[BRIEF]
Retrieve all lines below that have the string "compile".
RECORDS FOR THIS EXERCISE Block Start
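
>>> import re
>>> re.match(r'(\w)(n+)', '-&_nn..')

None

Pattern: a word character (captured); then one or more of a literal 'n' (captured).
`match` is anchored at position 0; if the pattern doesn't fit there, it returns None.
Here the pattern fails at index 0, so the call returns None.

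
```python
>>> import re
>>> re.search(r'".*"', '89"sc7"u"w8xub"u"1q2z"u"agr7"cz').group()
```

The match spans [2:29] → '"sc7"u"w8xub"u"1q2z"u"agr7"'.

'"sc7"u"w8xub"u"1q2z"u"agr7"'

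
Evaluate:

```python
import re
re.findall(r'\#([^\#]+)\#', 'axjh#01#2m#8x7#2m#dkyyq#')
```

['01', '8x7', 'dkyyq']

One capturing group, so `findall` returns just the captured substring from each match — 3 in all.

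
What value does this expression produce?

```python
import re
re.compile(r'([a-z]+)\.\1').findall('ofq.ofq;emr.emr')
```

['ofq', 'emr']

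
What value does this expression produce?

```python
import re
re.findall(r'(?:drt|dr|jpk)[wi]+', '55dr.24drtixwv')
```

['drti']

Scanning left to right: at [7:11] → 'drti'.
`findall` yields the raw match text (1 of them) because the pattern has no groups.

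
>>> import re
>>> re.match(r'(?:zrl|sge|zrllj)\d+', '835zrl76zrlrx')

None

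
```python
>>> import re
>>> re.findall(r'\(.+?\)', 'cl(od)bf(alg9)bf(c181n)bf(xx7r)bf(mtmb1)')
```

['(od)', '(alg9)', '(c181n)', '(xx7r)', '(mtmb1)']

A `+?`/`*?`/`{m,n}?` starts at its minimum and grows only as far as needed for what follows to match.
Scanning left to right: at [2:6] → '(od)'; at [8:14] → '(alg9)'; at [16:23] → '(c181n)'; at [25:31] → '(xx7r)'; at [33:40] → '(mtmb1)'.
`findall` yields the raw match text (5 of them) because the pattern has no groups.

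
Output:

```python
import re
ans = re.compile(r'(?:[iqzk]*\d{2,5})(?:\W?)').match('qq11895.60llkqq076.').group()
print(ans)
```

qq11895.

`re.match` only tries the pattern at the start of the string.
The match spans [0:8] → 'qq11895.'.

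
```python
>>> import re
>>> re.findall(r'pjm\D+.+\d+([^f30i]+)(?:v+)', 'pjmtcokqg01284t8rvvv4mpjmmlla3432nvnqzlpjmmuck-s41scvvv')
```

Pattern: the literal 'pjm', then one or more of a non-digit; then one or more of any character, then one or more of a digit; then one or more of any character except [f30i] (captured); then one or more of a literal 'v' (non-capturing group).
Matches: at [0:55] match 'pjmtcokqg01284t8rvvv4mpjmmlla3432nvnqzlpjmmuck-s41scvvv', group 1 = 'scvv'.
With a single group, `findall` returns only what that group captured — 1 item.

['scvv']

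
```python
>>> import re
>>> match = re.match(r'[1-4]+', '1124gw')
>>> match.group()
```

`match` is anchored at position 0; if the pattern doesn't fit there, it returns None.
The match spans [0:4] → '1124'.

'1124'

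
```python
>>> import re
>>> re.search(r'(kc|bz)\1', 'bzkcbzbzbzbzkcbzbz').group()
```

'bzbz'

The backreference `\1` re-matches whatever the first group consumed, character for character.
`re.search` scans for the first position where the pattern succeeds.
The match spans [4:8] → 'bzbz'.
Captured: group 1 = 'bz'.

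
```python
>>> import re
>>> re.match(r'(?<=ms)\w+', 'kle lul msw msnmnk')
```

None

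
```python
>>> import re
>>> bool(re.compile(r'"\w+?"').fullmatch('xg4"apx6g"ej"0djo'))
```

False

`re.fullmatch` is like wrapping the pattern in `^…$` (in single-line mode).
Here the string isn't matched end-to-end, so the call returns None, and `bool(None)` is False.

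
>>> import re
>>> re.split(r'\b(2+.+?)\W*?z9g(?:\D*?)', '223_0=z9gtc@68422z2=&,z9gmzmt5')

The pattern matches a word boundary (`\b`, zero-width); then one or more of a literal '2', then one or more of any character (lazy) (captured); then zero or more of a non-word character (lazy), then the literal 'z9g'; then zero or more of a non-digit (lazy) (non-capturing group).
Matches to split on: at [0:9] → '223_0=z9g'.
Because the pattern has a capturing group, `split` also inserts each captured text between the pieces.

['', '223_0', 'tc@68422z2=&,z9gmzmt5']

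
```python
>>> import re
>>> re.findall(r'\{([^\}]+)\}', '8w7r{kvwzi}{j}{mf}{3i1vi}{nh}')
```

Scanning left to right: at [4:11] match '{kvwzi}', group 1 = 'kvwzi'; at [11:14] match '{j}', group 1 = 'j'; at [14:18] match '{mf}', group 1 = 'mf'; at [18:25] match '{3i1vi}', group 1 = '3i1vi'; at [25:29] match '{nh}', group 1 = 'nh'.
One capturing group, so `findall` returns just the captured substring from each match — 5 in all.

['kvwzi', 'j', 'mf', '3i1vi', 'nh']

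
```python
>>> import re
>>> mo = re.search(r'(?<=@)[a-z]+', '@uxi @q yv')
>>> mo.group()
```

'uxi'

Because the assertion is zero-width, the text it checks is not consumed and won't appear in the result.
The match spans [1:4] → 'uxi'.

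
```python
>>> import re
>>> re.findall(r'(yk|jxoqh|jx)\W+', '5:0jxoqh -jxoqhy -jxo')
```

Scanning left to right: at [3:10] match 'jxoqh -', group 1 = 'jxoqh'.
Because there's exactly one group, `findall` drops the full match and keeps group 1 from the one hit.

['jxoqh']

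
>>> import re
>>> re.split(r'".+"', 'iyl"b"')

['iyl', '']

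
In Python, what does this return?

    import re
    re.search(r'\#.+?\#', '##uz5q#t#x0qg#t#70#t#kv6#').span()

(0, 7)

With the lazy modifier that quantifier settles for the fewest repetitions that let the rest of the pattern succeed (the atoms after it are unaffected and can still be greedy).
The match spans [0:7] → '##uz5q#'.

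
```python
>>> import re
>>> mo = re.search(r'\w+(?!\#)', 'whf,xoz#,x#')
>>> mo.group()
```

'whf'

A negative assertion filters positions out without eating any characters.
The match spans [0:3] → 'whf'.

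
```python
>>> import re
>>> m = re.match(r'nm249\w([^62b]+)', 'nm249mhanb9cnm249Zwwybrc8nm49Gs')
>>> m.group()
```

This matches the literal 'nm2', then the literal '49', then a word character; then one or more of any character except [62b] (captured).
`match` is anchored at position 0; if the pattern doesn't fit there, it returns None.
The match spans [0:9] → 'nm249mhan'.
Captured: group 1 = 'han'.

'nm249mhan'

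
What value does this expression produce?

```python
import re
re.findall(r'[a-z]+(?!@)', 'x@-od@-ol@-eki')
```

The negative lookaround is zero-width — it rules out positions where the adjacent text would match, without consuming anything.
With no groups in the pattern, `findall` gives back each whole match — 3 here.

['o', 'o', 'eki']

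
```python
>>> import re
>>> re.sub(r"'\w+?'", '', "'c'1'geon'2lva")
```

'12lva'

Matches: at [0:3] → "'c'"; at [4:10] → "'geon'".
Each match is replaced by ''.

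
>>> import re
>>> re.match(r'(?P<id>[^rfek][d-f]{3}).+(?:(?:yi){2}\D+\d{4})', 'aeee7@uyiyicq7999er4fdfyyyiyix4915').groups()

Pattern: any character except [rfek], then exactly 3 of a character in [d-f] (captured as 'id'); then one or more of any character; then the literal 'yi' repeated 2 times, then one or more of a non-digit, then exactly 4 of a digit (non-capturing group).
`re.match` won't scan ahead — the pattern has to work from the very first character.
The match spans [0:34] → 'aeee7@uyiyicq7999er4fdfyyyiyix4915'.
Captured: group 1 = 'aeee'.

('aeee',)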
RECORDS FOR THIS EXERCISE Block End
[OUTPUT FOR THIS EXERCISE]
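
re.compile(r'([a-z]+)\.\1').findall('ofq.ofq;emr.emr')
ans = re.compile(r'(?:[iqzk]*\d{2,5})(?:\W?)').match('qq11895.60llkqq076.').group()
>>> bool(re.compile(r'"\w+?"').fullmatch('xg4"apx6g"ej"0djo'))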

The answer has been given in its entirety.